━━ DATA TO PROCESS ━━

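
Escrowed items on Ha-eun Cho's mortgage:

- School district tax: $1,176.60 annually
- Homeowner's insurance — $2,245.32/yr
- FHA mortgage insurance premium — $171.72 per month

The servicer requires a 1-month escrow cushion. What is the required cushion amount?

School district tax = $1,176.60 per year
Homeowner's insurance = $2,245.32 per year
FHA mortgage insurance premium = $171.72 × 12 = $2,060.64 per year
Total per year = $1,176.60 + $2,245.32 + $2,060.64 = $5,482.56
Monthly escrow = $5,482.56 ÷ 12 = $456.88
Reserve = 1 × $456.88 = $456.88

$456.88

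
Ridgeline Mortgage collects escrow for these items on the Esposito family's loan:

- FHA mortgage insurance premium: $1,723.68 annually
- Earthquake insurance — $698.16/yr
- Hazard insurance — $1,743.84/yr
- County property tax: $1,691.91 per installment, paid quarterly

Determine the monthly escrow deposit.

FHA mortgage insurance premium: $1,723.68 annually
Earthquake insurance: $698.16 annually
Hazard insurance: $1,743.84 annually
County property tax: $1,691.91 × 4 = $6,767.64 annually
Total annual escrow = $10,933.32
Per month = $10,933.32 ÷ 12 = $911.11

$911.11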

━━━

_TASK GOAL_: The answer should hold only the lines from the start of the records above through the line containing "- FHA mortgage insurance premium —", each set down exactly.

_YOUR SOLUTION_:
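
Escrowed items on Ha-eun Cho's mortgage:

- School district tax: $1,176.60 annually
- Homeowner's insurance — $2,245.32/yr
- FHA mortgage insurance premium — $171.72 per month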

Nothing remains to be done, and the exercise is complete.